### What to do
Find each line of the material below in which the word "following" occurs, and return it.

### Source material
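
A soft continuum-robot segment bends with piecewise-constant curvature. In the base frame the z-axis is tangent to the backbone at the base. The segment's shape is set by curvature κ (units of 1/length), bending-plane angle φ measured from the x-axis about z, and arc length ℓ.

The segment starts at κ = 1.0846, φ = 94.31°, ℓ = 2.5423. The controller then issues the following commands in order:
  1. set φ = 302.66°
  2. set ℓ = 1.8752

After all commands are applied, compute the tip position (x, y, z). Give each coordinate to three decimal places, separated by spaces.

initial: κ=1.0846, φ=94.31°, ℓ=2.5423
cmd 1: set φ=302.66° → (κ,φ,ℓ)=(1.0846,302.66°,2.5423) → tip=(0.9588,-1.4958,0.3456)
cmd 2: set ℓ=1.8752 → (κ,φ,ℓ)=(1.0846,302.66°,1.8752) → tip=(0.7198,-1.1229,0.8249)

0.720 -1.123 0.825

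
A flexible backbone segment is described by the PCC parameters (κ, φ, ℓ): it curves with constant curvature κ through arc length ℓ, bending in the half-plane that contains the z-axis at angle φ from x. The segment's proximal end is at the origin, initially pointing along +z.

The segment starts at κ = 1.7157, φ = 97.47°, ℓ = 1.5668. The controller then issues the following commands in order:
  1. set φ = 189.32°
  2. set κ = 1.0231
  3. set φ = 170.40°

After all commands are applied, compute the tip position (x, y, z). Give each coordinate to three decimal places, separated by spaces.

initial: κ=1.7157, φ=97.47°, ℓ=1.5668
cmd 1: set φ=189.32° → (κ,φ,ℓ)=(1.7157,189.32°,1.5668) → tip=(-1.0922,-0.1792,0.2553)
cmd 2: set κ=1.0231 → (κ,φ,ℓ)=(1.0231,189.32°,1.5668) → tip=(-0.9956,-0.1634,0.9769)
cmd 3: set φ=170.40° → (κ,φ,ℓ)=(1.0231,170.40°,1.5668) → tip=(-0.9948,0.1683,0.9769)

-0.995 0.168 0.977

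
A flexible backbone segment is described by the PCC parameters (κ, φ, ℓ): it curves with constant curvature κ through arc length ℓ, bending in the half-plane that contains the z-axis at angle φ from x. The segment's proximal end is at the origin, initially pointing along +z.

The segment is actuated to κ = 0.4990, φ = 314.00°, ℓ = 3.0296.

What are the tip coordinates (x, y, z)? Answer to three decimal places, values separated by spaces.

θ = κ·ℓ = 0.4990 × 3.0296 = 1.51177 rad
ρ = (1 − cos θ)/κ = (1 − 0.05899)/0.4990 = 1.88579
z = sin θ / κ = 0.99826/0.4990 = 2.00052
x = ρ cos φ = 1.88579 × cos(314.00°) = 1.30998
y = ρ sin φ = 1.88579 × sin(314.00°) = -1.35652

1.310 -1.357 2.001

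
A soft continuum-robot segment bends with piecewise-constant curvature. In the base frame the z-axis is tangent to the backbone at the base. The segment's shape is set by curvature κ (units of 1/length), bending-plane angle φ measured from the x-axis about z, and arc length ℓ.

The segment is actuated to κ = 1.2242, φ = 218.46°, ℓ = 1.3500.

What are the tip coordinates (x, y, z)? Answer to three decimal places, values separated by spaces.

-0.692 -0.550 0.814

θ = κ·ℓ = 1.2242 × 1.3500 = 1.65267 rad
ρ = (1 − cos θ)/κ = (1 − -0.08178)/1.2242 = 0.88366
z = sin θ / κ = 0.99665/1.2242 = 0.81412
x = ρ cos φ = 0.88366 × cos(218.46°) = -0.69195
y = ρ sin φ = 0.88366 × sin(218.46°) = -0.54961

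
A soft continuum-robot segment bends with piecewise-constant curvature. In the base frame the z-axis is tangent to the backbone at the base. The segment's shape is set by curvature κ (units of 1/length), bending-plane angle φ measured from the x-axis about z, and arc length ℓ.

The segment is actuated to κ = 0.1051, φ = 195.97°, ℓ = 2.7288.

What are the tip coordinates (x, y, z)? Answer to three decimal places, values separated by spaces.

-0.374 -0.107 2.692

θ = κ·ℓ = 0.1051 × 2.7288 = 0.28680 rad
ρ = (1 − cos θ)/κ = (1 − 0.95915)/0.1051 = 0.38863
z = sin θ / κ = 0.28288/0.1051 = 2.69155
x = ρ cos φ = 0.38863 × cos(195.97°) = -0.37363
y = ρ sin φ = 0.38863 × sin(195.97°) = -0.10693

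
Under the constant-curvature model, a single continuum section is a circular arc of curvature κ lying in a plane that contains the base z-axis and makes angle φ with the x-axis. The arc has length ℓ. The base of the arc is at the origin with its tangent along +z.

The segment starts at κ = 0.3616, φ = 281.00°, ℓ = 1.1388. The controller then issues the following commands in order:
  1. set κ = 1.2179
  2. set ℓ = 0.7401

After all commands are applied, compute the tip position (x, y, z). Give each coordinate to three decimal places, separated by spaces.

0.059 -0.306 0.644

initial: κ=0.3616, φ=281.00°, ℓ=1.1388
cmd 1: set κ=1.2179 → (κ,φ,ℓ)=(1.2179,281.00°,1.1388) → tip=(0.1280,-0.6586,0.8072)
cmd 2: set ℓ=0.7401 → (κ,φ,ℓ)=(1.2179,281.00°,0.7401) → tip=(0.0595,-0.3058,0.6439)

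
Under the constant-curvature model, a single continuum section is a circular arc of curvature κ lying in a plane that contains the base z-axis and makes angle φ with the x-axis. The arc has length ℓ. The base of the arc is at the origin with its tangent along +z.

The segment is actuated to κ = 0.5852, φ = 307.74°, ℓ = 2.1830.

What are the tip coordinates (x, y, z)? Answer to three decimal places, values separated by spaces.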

### Your solution
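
The segment starts at κ = 1.0846, φ = 94.31°, ℓ = 2.5423. The controller then issues the following commands in order:
The segment starts at κ = 1.7157, φ = 97.47°, ℓ = 1.5668. The controller then issues the following commands in order:
The segment starts at κ = 0.3616, φ = 281.00°, ℓ = 1.1388. The controller then issues the following commands in order: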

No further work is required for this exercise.